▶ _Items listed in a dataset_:
-- -- --

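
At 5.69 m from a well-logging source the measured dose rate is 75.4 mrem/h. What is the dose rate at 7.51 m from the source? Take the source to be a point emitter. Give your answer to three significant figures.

43.3 mrem/h

Using I₁d₁² = I₂d₂², scaling from 5.69 m to 7.51 m:
(5.69/7.51)² = 0.5740, so 75.4 × 0.5740 = 43.28 mrem/h.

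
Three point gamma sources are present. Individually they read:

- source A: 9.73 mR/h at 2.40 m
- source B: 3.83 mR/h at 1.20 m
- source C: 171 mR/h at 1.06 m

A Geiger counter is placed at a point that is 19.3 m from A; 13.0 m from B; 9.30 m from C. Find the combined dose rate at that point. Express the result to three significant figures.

By superposition, sum each source's inverse-square contribution:
A: 9.73 × (2.40/19.3)² = 0.1505 mR/h
B: 3.83 × (1.20/13.0)² = 0.03263 mR/h
C: 171 × (1.06/9.30)² = 2.221 mR/h
Total = 0.1505 + 0.03263 + 2.221 = 2.404 mR/h.

2.40 mR/h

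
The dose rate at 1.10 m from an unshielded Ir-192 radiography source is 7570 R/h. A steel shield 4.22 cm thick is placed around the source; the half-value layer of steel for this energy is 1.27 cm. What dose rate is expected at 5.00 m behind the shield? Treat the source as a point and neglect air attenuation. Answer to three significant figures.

36.6 R/h

Distance alone: 7570 × (1.10/5.00)² = 7570 × 0.04840 = 366.4 R/h.
Shield: 4.22/1.27 = 3.323 half-value layers → attenuation 2^(−3.323) = 0.09993.
Combined: 366.4 × 0.09993 = 36.61 R/h.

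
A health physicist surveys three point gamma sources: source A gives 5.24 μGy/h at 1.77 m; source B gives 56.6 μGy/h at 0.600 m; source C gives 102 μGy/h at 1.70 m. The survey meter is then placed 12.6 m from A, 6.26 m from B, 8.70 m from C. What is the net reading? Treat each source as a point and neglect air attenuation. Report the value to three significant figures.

4.52 μGy/h

Each source contributes Iᵢ·(dᵢ/rᵢ)²; contributions add.
A: 5.24 × (1.77/12.6)² = 0.1034 μGy/h
B: 56.6 × (0.600/6.26)² = 0.5200 μGy/h
C: 102 × (1.70/8.70)² = 3.895 μGy/h
Total = 0.1034 + 0.5200 + 3.895 = 4.518 μGy/h.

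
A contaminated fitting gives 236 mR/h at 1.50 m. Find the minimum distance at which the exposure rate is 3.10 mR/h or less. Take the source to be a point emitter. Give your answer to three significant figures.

13.1 m

Intensity scales as (d₁/d₂)², so d₂ = d₁·√(I₁/I₂).
I₁/I₂ = 236/3.10 = 76.13, so d₂ = 1.50 × √76.13 = 13.09 m.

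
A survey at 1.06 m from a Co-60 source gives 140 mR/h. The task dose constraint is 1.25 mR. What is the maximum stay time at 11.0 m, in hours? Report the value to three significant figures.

Since intensity falls as 1/r², rate at 11.0 m:
(1.06/11.0)² = 0.009286, so 140 × 0.009286 = 1.300 mR/h.
Stay time = 1.25 mR ÷ 1.300 mR/h = 0.9615 h.

0.962 h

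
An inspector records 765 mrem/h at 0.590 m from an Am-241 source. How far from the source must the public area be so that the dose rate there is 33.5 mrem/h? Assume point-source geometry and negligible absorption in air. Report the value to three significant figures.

2.82 m

Using I₁d₁² = I₂d₂², d₂ = d₁·√(I₁/I₂).
I₁/I₂ = 765/33.5 = 22.84, so d₂ = 0.590 × √22.84 = 2.820 m.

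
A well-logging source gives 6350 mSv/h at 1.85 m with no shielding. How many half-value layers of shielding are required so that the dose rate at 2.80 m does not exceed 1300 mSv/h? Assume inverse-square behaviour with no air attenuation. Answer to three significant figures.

1.09 half-value layers

At 2.80 m, distance alone gives (1.85/2.80)² = 0.4365, so 6350 × 0.4365 = 2772 mSv/h.
Further attenuation needed: 2772/1300 = 2.132.
n = log₂(2.132) = 1.092 half-value layers.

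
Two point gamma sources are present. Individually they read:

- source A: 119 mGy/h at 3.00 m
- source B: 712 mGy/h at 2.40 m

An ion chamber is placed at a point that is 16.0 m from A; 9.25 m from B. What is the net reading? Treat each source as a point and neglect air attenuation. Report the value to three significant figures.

Each source contributes Iᵢ·(dᵢ/rᵢ)²; contributions add.
A: 119 × (3.00/16.0)² = 4.184 mGy/h
B: 712 × (2.40/9.25)² = 47.93 mGy/h
Total = 4.184 + 47.93 = 52.11 mGy/h.

52.1 mGy/h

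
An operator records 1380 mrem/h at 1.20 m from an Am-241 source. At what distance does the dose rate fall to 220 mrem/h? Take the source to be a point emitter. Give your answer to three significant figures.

3.01 m

Applying the 1/r² law, d₂ = d₁·√(I₁/I₂).
I₁/I₂ = 1380/220 = 6.273, so d₂ = 1.20 × √6.273 = 3.006 m.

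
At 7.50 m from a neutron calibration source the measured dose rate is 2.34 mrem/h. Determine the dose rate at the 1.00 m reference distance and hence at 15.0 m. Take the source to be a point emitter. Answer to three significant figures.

By the inverse-square law,
At 1.00 m: 2.34 × (7.50/1.00)² = 2.34 × 56.25 = 131.6 mrem/h
At 15.0 m: 131.6 × (1.00/15.0)² = 131.6 × 0.004444 = 0.5848 mrem/h.

132 mrem/h; 0.585 mrem/h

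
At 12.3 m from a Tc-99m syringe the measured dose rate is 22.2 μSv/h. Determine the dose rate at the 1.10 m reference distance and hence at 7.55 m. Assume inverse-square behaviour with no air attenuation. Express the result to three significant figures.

Since intensity falls as 1/r²,
At 1.10 m: (12.3/1.10)² = 125.0, so 22.2 × 125.0 = 2775 μSv/h
At 7.55 m: (1.10/7.55)² = 0.02123, so 2775 × 0.02123 = 58.91 μSv/h.

2780 μSv/h; 58.9 μSv/h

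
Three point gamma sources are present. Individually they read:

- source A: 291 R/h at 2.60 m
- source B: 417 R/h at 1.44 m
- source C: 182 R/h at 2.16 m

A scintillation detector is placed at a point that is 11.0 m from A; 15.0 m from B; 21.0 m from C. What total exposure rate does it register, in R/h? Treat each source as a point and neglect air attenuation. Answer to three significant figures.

By superposition, sum each source's inverse-square contribution:
A: 291 × (2.60/11.0)² = 16.26 R/h
B: 417 × (1.44/15.0)² = 3.843 R/h
C: 182 × (2.16/21.0)² = 1.925 R/h
Total = 16.26 + 3.843 + 1.925 = 22.03 R/h.

22.0 R/h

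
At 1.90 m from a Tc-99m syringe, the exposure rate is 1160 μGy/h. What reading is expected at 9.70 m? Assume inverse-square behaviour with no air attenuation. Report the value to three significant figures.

44.5 μGy/h

Since intensity falls as 1/r², the rate at 9.70 m is
1160 × (1.90/9.70)² = 1160 × 0.03837 = 44.51 μGy/h.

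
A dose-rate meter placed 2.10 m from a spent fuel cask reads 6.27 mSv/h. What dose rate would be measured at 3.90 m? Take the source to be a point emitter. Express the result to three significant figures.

1.82 mSv/h

Using I₁d₁² = I₂d₂², scaling from 2.10 m to 3.90 m:
6.27 × (2.10/3.90)² = 6.27 × 0.2899 = 1.818 mSv/h.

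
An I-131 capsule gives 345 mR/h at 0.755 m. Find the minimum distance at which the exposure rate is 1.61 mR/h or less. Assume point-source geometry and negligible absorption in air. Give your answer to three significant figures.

By the inverse-square law, d₂ = d₁·√(I₁/I₂).
I₁/I₂ = 345/1.61 = 214.3, so d₂ = 0.755 × √214.3 = 11.05 m.

11.1 m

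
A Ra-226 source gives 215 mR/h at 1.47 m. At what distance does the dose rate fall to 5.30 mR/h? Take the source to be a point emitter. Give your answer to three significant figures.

9.36 m

Intensity scales as (d₁/d₂)², so d₂ = d₁·√(I₁/I₂).
I₁/I₂ = 215/5.30 = 40.57, so d₂ = 1.47 × √40.57 = 9.363 m.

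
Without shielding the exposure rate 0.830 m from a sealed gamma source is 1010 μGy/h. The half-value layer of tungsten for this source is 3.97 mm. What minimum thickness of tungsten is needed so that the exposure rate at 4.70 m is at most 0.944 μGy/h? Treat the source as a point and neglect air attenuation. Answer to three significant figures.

At 4.70 m, distance alone gives 1010 × (0.830/4.70)² = 1010 × 0.03119 = 31.50 μGy/h.
Further attenuation needed: 31.50/0.944 = 33.37.
n = log₂(33.37) = 5.060 half-value layers.
Thickness = 5.060 × 3.97 mm = 20.09 mm.

20.1 mm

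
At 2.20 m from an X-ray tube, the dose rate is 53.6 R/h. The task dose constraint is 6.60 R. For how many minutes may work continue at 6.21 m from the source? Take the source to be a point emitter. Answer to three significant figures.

58.9 min

Using I₁d₁² = I₂d₂², rate at 6.21 m:
53.6 × (2.20/6.21)² = 53.6 × 0.1255 = 6.727 R/h.
Stay time = 6.60 R ÷ 6.727 R/h = 0.9811 h = 58.87 min.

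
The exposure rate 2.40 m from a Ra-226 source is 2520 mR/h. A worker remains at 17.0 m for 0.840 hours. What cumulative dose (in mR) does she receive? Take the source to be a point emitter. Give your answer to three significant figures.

42.2 mR

By the inverse-square law, rate at 17.0 m:
(2.40/17.0)² = 0.01993, so 2520 × 0.01993 = 50.22 mR/h.
Dose = rate × time = 50.22 mR/h × 0.8400 h = 42.18 mR.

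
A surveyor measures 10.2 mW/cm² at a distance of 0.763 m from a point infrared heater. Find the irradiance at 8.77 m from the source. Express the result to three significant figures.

0.0772 mW/cm²

Since intensity falls as 1/r², the rate at 8.77 m is
(0.763/8.77)² = 0.007569, so 10.2 × 0.007569 = 0.07720 mW/cm².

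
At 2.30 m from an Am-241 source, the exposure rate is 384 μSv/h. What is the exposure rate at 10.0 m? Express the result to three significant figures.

Using I₁d₁² = I₂d₂², the rate at 10.0 m is
(2.30/10.0)² = 0.05290, so 384 × 0.05290 = 20.31 μSv/h.

20.3 μSv/h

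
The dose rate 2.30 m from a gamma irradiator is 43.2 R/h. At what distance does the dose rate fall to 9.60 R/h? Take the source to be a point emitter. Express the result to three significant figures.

Since intensity falls as 1/r², d₂ = d₁·√(I₁/I₂).
I₁/I₂ = 43.2/9.60 = 4.500, so d₂ = 2.30 × √4.500 = 4.879 m.

4.88 m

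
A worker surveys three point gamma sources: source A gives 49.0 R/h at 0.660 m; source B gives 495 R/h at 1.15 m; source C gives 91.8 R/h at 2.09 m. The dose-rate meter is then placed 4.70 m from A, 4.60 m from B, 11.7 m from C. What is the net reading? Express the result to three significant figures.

34.8 R/h

By superposition, sum each source's inverse-square contribution:
A: 49.0 × (0.660/4.70)² = 0.9662 R/h
B: 495 × (1.15/4.60)² = 30.94 R/h
C: 91.8 × (2.09/11.7)² = 2.929 R/h
Total = 0.9662 + 30.94 + 2.929 = 34.84 R/h.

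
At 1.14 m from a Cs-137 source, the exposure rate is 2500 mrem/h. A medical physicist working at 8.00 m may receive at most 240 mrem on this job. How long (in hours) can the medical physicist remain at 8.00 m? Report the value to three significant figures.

Since intensity falls as 1/r², rate at 8.00 m:
(1.14/8.00)² = 0.02031, so 2500 × 0.02031 = 50.78 mrem/h.
Stay time = 240 mrem ÷ 50.78 mrem/h = 4.726 h.

4.73 h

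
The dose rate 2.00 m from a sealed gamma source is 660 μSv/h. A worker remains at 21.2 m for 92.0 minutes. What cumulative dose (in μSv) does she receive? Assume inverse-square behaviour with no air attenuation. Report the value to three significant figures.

9.01 μSv

Using I₁d₁² = I₂d₂², rate at 21.2 m:
(2.00/21.2)² = 0.008900, so 660 × 0.008900 = 5.874 μSv/h.
Dose = rate × time = 5.874 μSv/h × 1.533 h = 9.005 μSv.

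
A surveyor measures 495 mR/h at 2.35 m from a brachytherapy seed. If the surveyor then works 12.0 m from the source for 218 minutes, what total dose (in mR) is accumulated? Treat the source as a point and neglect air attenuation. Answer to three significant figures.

69.0 mR

Applying the 1/r² law, rate at 12.0 m:
(2.35/12.0)² = 0.03835, so 495 × 0.03835 = 18.98 mR/h.
Dose = rate × time = 18.98 mR/h × 3.633 h = 68.95 mR.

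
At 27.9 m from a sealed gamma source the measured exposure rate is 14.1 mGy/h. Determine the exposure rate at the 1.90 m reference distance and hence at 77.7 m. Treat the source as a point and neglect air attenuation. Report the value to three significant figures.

3040 mGy/h; 1.82 mGy/h

Using I₁d₁² = I₂d₂²,
At 1.90 m: (27.9/1.90)² = 215.6, so 14.1 × 215.6 = 3040 mGy/h
At 77.7 m: (1.90/77.7)² = 0.0005980, so 3040 × 0.0005980 = 1.818 mGy/h.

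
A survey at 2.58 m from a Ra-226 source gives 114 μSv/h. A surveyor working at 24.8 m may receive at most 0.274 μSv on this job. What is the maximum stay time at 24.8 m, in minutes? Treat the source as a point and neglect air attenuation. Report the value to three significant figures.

Using I₁d₁² = I₂d₂², rate at 24.8 m:
114 × (2.58/24.8)² = 114 × 0.01082 = 1.233 μSv/h.
Stay time = 0.274 μSv ÷ 1.233 μSv/h = 0.2222 h = 13.33 min.

13.3 min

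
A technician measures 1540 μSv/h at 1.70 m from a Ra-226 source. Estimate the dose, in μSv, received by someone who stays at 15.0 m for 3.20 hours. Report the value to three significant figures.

63.3 μSv

Using I₁d₁² = I₂d₂², rate at 15.0 m:
1540 × (1.70/15.0)² = 1540 × 0.01284 = 19.77 μSv/h.
Dose = rate × time = 19.77 μSv/h × 3.200 h = 63.26 μSv.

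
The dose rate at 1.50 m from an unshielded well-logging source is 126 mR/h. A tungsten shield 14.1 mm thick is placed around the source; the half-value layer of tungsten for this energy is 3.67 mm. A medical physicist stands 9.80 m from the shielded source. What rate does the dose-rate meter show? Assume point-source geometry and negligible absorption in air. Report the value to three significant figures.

0.206 mR/h

Distance alone: (1.50/9.80)² = 0.02343, so 126 × 0.02343 = 2.952 mR/h.
Shield: 14.1/3.67 = 3.842 half-value layers → attenuation 2^(−3.842) = 0.06973.
Combined: 2.952 × 0.06973 = 0.2058 mR/h.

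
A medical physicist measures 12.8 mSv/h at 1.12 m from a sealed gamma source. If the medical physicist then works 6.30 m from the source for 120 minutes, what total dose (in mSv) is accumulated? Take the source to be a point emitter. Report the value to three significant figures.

Intensity scales as (d₁/d₂)², so rate at 6.30 m:
12.8 × (1.12/6.30)² = 12.8 × 0.03160 = 0.4045 mSv/h.
Dose = rate × time = 0.4045 mSv/h × 2.000 h = 0.8090 mSv.

0.809 mSv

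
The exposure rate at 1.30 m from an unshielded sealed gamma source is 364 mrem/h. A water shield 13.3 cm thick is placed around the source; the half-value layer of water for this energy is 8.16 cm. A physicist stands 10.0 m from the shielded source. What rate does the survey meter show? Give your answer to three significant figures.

1.99 mrem/h

Distance alone: (1.30/10.0)² = 0.01690, so 364 × 0.01690 = 6.152 mrem/h.
Shield: 13.3/8.16 = 1.630 half-value layers → attenuation 2^(−1.630) = 0.3231.
Combined: 6.152 × 0.3231 = 1.988 mrem/h.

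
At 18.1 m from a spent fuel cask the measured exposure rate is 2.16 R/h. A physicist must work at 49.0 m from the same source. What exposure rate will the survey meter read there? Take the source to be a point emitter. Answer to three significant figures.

Using I₁d₁² = I₂d₂², scaling from 18.1 m to 49.0 m:
2.16 × (18.1/49.0)² = 2.16 × 0.1364 = 0.2946 R/h.

0.295 R/h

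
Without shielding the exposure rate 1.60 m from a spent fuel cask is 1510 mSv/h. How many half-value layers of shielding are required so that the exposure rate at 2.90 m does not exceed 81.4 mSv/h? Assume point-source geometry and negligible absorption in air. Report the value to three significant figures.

At 2.90 m, distance alone gives 1510 × (1.60/2.90)² = 1510 × 0.3044 = 459.6 mSv/h.
Further attenuation needed: 459.6/81.4 = 5.646.
n = log₂(5.646) = 2.497 half-value layers.

2.50 half-value layers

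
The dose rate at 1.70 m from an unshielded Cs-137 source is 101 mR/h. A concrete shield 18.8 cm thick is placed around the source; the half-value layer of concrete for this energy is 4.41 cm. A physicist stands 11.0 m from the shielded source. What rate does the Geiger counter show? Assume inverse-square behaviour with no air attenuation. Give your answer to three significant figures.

0.126 mR/h

Distance alone: 101 × (1.70/11.0)² = 101 × 0.02388 = 2.412 mR/h.
Shield: 18.8/4.41 = 4.263 half-value layers → attenuation 2^(−4.263) = 0.05208.
Combined: 2.412 × 0.05208 = 0.1256 mR/h.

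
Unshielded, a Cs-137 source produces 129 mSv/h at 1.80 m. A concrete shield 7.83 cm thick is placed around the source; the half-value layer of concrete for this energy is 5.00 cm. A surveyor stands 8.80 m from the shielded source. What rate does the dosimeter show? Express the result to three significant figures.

Distance alone: (1.80/8.80)² = 0.04184, so 129 × 0.04184 = 5.397 mSv/h.
Shield: 7.83/5.00 = 1.566 half-value layers → attenuation 2^(−1.566) = 0.3377.
Combined: 5.397 × 0.3377 = 1.823 mSv/h.

1.82 mSv/h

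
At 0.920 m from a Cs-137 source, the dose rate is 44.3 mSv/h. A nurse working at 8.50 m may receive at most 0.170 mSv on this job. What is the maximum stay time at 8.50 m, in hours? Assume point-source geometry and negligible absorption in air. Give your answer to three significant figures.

0.328 h

Applying the 1/r² law, rate at 8.50 m:
(0.920/8.50)² = 0.01171, so 44.3 × 0.01171 = 0.5188 mSv/h.
Stay time = 0.170 mSv ÷ 0.5188 mSv/h = 0.3277 h.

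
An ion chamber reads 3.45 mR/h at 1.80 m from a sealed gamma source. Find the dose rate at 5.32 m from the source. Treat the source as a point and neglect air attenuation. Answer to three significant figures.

By the inverse-square law, the rate at 5.32 m is
3.45 × (1.80/5.32)² = 3.45 × 0.1145 = 0.3950 mR/h.

0.395 mR/h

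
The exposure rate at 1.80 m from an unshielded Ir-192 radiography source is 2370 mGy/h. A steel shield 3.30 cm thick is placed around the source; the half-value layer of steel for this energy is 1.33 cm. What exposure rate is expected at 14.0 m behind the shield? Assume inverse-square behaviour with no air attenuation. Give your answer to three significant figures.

7.02 mGy/h

Distance alone: (1.80/14.0)² = 0.01653, so 2370 × 0.01653 = 39.18 mGy/h.
Shield: 3.30/1.33 = 2.481 half-value layers → attenuation 2^(−2.481) = 0.1791.
Combined: 39.18 × 0.1791 = 7.017 mGy/h.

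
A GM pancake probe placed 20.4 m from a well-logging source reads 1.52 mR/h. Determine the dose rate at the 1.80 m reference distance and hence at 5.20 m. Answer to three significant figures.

195 mR/h; 23.4 mR/h

By the inverse-square law,
At 1.80 m: 1.52 × (20.4/1.80)² = 1.52 × 128.4 = 195.2 mR/h
At 5.20 m: 195.2 × (1.80/5.20)² = 195.2 × 0.1198 = 23.38 mR/h.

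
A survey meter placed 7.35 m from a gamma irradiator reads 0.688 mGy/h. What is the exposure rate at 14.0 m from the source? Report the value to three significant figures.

0.190 mGy/h

By the inverse-square law, scaling from 7.35 m to 14.0 m:
(7.35/14.0)² = 0.2756, so 0.688 × 0.2756 = 0.1896 mGy/h.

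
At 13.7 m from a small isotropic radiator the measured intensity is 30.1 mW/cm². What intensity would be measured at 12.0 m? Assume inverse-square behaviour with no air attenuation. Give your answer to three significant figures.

39.2 mW/cm²

Applying the 1/r² law, scaling from 13.7 m to 12.0 m:
(13.7/12.0)² = 1.303, so 30.1 × 1.303 = 39.22 mW/cm².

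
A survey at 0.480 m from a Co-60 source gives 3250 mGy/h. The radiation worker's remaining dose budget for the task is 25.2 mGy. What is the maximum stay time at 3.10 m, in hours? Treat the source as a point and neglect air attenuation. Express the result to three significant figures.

0.323 h

Using I₁d₁² = I₂d₂², rate at 3.10 m:
(0.480/3.10)² = 0.02398, so 3250 × 0.02398 = 77.94 mGy/h.
Stay time = 25.2 mGy ÷ 77.94 mGy/h = 0.3233 h.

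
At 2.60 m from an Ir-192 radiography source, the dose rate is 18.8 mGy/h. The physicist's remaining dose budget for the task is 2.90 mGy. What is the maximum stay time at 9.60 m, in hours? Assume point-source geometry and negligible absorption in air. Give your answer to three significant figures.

Using I₁d₁² = I₂d₂², rate at 9.60 m:
18.8 × (2.60/9.60)² = 18.8 × 0.07335 = 1.379 mGy/h.
Stay time = 2.90 mGy ÷ 1.379 mGy/h = 2.103 h.

2.10 h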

-- -- --

Copy out only the lines above from the one with "- source A: 291 R/h at 2.60 m" to the one with "- source C: 182 R/h at 2.16 m", inclusive, exactly as they stand.

▶ _SOLUTION FOR THIS TASK_:
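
- source A: 291 R/h at 2.60 m
- source B: 417 R/h at 1.44 m
- source C: 182 R/h at 2.16 m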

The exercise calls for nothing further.